**Exercise goal:**
Lines holding the string "manages" are the ones to copy; find them all in the data.

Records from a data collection
--- START ---

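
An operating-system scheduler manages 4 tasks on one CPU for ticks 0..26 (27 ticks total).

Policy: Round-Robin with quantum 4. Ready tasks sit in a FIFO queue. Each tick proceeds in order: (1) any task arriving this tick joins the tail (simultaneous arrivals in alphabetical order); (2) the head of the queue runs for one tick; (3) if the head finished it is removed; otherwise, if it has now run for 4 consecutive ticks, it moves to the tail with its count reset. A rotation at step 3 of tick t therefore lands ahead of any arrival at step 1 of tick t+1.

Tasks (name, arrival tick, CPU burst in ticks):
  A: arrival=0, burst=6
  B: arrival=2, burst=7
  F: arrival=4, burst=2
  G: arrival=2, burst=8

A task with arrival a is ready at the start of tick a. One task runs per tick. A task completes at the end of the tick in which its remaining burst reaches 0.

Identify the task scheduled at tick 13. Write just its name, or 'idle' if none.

t=0: queue=[A] q_used=0 → run A
t=1: queue=[A] q_used=1 → run A
t=2: queue=[A,B,G] q_used=2 → run A
t=3: queue=[A,B,G] q_used=3 → run A
t=4: queue=[B,G,A,F] q_used=0 → run B
t=5: queue=[B,G,A,F] q_used=1 → run B
t=6: queue=[B,G,A,F] q_used=2 → run B
t=7: queue=[B,G,A,F] q_used=3 → run B
t=8: queue=[G,A,F,B] q_used=0 → run G
t=9: queue=[G,A,F,B] q_used=1 → run G
t=10: queue=[G,A,F,B] q_used=2 → run G
t=11: queue=[G,A,F,B] q_used=3 → run G
t=12: queue=[A,F,B,G] q_used=0 → run A
t=13: queue=[A,F,B,G] q_used=1 → run A
t=14: queue=[F,B,G] q_used=0 → run F
t=15: queue=[F,B,G] q_used=1 → run F
t=16: queue=[B,G] q_used=0 → run B
t=17: queue=[B,G] q_used=1 → run B
t=18: queue=[B,G] q_used=2 → run B
t=19: queue=[G] q_used=0 → run G
t=20: queue=[G] q_used=1 → run G
t=21: queue=[G] q_used=2 → run G
t=22: queue=[G] q_used=3 → run G
t=23: (idle)
t=24: (idle)
t=25: (idle)
t=26: (idle)

running at tick 13 = A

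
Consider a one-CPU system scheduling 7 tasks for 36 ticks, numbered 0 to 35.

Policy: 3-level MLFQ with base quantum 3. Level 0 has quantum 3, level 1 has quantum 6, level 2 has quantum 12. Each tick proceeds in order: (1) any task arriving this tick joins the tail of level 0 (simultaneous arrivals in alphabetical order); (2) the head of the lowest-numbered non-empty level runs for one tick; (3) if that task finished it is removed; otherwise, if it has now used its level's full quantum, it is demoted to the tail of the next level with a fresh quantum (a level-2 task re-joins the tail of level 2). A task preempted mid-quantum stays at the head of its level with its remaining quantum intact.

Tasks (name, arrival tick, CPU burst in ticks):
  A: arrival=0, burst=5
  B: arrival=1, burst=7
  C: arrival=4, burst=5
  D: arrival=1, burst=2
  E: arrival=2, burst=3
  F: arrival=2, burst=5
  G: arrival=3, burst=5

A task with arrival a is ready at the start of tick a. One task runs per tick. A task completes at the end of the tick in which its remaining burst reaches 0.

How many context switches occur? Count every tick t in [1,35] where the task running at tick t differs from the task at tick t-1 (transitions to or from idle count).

t=0: L0/L1/L2 = A/-/- → run A
t=1: L0/L1/L2 = ABD/-/- → run A
t=2: L0/L1/L2 = ABDEF/-/- → run A
t=3: L0/L1/L2 = BDEFG/A/- → run B
t=4: L0/L1/L2 = BDEFGC/A/- → run B
t=5: L0/L1/L2 = BDEFGC/A/- → run B
t=6: L0/L1/L2 = DEFGC/AB/- → run D
t=7: L0/L1/L2 = DEFGC/AB/- → run D
t=8: L0/L1/L2 = EFGC/AB/- → run E
t=9: L0/L1/L2 = EFGC/AB/- → run E
t=10: L0/L1/L2 = EFGC/AB/- → run E
t=11: L0/L1/L2 = FGC/AB/- → run F
t=12: L0/L1/L2 = FGC/AB/- → run F
t=13: L0/L1/L2 = FGC/AB/- → run F
t=14: L0/L1/L2 = GC/ABF/- → run G
t=15: L0/L1/L2 = GC/ABF/- → run G
t=16: L0/L1/L2 = GC/ABF/- → run G
t=17: L0/L1/L2 = C/ABFG/- → run C
t=18: L0/L1/L2 = C/ABFG/- → run C
t=19: L0/L1/L2 = C/ABFG/- → run C
t=20: L0/L1/L2 = -/ABFGC/- → run A
t=21: L0/L1/L2 = -/ABFGC/- → run A
t=22: L0/L1/L2 = -/BFGC/- → run B
t=23: L0/L1/L2 = -/BFGC/- → run B
t=24: L0/L1/L2 = -/BFGC/- → run B
t=25: L0/L1/L2 = -/BFGC/- → run B
t=26: L0/L1/L2 = -/FGC/- → run F
t=27: L0/L1/L2 = -/FGC/- → run F
t=28: L0/L1/L2 = -/GC/- → run G
t=29: L0/L1/L2 = -/GC/- → run G
t=30: L0/L1/L2 = -/C/- → run C
t=31: L0/L1/L2 = -/C/- → run C
t=32: (idle)
t=33: (idle)
t=34: (idle)
t=35: (idle)

context switches = 12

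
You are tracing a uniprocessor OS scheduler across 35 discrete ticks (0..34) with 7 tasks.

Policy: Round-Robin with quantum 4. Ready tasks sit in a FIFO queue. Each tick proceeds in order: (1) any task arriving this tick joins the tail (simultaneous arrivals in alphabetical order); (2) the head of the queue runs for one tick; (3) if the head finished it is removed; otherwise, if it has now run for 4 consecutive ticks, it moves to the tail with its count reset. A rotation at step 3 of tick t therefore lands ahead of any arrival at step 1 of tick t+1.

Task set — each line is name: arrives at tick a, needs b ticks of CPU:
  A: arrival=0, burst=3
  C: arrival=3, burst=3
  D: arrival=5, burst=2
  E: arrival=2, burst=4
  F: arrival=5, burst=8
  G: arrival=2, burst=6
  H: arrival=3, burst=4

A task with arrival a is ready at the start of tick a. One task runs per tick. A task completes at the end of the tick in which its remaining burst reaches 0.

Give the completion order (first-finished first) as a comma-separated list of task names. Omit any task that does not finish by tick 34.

t=0: queue=[A] q_used=0 → run A
t=1: queue=[A] q_used=1 → run A
t=2: queue=[A,E,G] q_used=2 → run A
t=3: queue=[E,G,C,H] q_used=0 → run E
t=4: queue=[E,G,C,H] q_used=1 → run E
t=5: queue=[E,G,C,H,D,F] q_used=2 → run E
t=6: queue=[E,G,C,H,D,F] q_used=3 → run E
t=7: queue=[G,C,H,D,F] q_used=0 → run G
t=8: queue=[G,C,H,D,F] q_used=1 → run G
t=9: queue=[G,C,H,D,F] q_used=2 → run G
t=10: queue=[G,C,H,D,F] q_used=3 → run G
t=11: queue=[C,H,D,F,G] q_used=0 → run C
t=12: queue=[C,H,D,F,G] q_used=1 → run C
t=13: queue=[C,H,D,F,G] q_used=2 → run C
t=14: queue=[H,D,F,G] q_used=0 → run H
t=15: queue=[H,D,F,G] q_used=1 → run H
t=16: queue=[H,D,F,G] q_used=2 → run H
t=17: queue=[H,D,F,G] q_used=3 → run H
t=18: queue=[D,F,G] q_used=0 → run D
t=19: queue=[D,F,G] q_used=1 → run D
t=20: queue=[F,G] q_used=0 → run F
t=21: queue=[F,G] q_used=1 → run F
t=22: queue=[F,G] q_used=2 → run F
t=23: queue=[F,G] q_used=3 → run F
t=24: queue=[G,F] q_used=0 → run G
t=25: queue=[G,F] q_used=1 → run G
t=26: queue=[F] q_used=0 → run F
t=27: queue=[F] q_used=1 → run F
t=28: queue=[F] q_used=2 → run F
t=29: queue=[F] q_used=3 → run F
t=30: (idle)
t=31: (idle)
t=32: (idle)
t=33: (idle)
t=34: (idle)

completion order = A, E, C, H, D, G, F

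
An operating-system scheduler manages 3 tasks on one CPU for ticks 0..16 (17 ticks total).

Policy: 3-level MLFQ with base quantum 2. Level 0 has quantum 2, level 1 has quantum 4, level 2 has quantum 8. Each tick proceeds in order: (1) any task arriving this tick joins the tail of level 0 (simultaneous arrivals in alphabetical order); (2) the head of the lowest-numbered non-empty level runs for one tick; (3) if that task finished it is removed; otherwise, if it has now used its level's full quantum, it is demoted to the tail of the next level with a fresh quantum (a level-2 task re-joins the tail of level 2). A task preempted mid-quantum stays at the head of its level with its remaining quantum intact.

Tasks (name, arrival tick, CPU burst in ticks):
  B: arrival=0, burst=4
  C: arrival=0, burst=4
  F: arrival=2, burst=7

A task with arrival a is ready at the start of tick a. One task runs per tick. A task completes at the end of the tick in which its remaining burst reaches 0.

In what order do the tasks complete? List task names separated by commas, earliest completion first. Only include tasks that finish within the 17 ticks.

t=0: L0/L1/L2 = BC/-/- → run B
t=1: L0/L1/L2 = BC/-/- → run B
t=2: L0/L1/L2 = CF/B/- → run C
t=3: L0/L1/L2 = CF/B/- → run C
t=4: L0/L1/L2 = F/BC/- → run F
t=5: L0/L1/L2 = F/BC/- → run F
t=6: L0/L1/L2 = -/BCF/- → run B
t=7: L0/L1/L2 = -/BCF/- → run B
t=8: L0/L1/L2 = -/CF/- → run C
t=9: L0/L1/L2 = -/CF/- → run C
t=10: L0/L1/L2 = -/F/- → run F
t=11: L0/L1/L2 = -/F/- → run F
t=12: L0/L1/L2 = -/F/- → run F
t=13: L0/L1/L2 = -/F/- → run F
t=14: L0/L1/L2 = -/-/F → run F
t=15: (idle)
t=16: (idle)

completion order = B, C, F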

--- END ---

**Answer to the exercise:**
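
An operating-system scheduler manages 4 tasks on one CPU for ticks 0..26 (27 ticks total).
An operating-system scheduler manages 3 tasks on one CPU for ticks 0..16 (17 ticks total).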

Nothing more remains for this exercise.